[Exercise goal]
Using the data below, copy each line that includes the word "number".

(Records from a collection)
+===+
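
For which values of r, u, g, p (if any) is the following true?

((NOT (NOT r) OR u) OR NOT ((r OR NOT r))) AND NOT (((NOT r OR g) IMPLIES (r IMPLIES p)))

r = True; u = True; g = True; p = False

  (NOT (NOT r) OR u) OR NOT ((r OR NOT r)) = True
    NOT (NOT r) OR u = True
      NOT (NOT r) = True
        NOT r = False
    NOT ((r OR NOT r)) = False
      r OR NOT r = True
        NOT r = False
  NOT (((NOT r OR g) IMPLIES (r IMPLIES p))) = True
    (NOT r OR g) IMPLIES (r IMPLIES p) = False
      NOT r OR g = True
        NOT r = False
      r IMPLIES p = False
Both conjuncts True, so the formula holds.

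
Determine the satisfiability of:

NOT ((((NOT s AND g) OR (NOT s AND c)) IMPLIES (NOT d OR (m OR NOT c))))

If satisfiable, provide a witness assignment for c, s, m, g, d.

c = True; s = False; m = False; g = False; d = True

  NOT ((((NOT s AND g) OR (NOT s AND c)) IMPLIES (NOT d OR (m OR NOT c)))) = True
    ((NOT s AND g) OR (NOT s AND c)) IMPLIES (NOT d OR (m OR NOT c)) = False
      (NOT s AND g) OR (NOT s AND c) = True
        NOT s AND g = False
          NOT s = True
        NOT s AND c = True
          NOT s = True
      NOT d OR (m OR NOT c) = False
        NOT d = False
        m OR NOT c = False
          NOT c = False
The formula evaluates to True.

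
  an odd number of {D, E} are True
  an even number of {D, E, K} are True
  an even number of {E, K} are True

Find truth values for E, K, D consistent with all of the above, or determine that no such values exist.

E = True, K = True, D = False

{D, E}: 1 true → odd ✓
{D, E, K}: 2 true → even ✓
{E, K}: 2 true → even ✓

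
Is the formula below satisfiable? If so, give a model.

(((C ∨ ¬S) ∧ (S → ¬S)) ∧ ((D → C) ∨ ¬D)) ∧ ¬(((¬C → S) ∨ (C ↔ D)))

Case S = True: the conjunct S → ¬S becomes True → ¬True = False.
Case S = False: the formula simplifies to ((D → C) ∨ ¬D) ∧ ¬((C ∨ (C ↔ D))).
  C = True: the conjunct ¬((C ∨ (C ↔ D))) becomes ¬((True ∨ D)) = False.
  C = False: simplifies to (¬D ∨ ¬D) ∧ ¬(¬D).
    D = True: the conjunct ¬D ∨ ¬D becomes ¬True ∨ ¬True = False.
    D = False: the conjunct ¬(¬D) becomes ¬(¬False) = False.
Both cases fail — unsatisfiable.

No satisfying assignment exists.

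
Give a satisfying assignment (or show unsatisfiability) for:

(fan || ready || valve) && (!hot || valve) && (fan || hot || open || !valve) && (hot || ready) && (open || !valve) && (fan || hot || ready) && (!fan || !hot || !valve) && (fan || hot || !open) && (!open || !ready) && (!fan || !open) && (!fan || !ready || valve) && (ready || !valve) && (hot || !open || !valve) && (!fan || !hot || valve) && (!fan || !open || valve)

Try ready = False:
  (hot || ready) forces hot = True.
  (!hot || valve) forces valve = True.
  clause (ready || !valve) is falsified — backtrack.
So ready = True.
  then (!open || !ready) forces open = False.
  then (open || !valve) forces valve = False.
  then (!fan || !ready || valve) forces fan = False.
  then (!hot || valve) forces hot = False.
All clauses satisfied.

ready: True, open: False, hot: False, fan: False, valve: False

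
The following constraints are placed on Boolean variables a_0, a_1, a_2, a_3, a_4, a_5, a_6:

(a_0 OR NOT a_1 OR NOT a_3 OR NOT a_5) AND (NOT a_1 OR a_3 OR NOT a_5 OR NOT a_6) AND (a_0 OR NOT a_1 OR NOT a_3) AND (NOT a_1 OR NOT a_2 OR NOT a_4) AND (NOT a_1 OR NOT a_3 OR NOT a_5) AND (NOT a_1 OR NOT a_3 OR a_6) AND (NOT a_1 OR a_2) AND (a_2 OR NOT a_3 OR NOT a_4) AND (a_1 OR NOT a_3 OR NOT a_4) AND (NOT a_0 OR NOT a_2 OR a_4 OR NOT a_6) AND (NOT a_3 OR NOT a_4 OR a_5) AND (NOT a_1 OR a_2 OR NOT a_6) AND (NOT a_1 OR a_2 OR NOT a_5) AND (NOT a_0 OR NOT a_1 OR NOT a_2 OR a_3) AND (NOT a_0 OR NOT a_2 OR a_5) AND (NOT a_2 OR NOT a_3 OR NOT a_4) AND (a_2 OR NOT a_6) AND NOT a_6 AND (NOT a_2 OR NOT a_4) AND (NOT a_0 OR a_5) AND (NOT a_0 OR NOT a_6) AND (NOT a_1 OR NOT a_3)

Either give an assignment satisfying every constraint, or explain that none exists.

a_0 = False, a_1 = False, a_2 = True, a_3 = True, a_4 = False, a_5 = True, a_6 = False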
+===+
[Result for this task]
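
  an odd number of {D, E} are True
  an even number of {D, E, K} are True
  an even number of {E, K} are True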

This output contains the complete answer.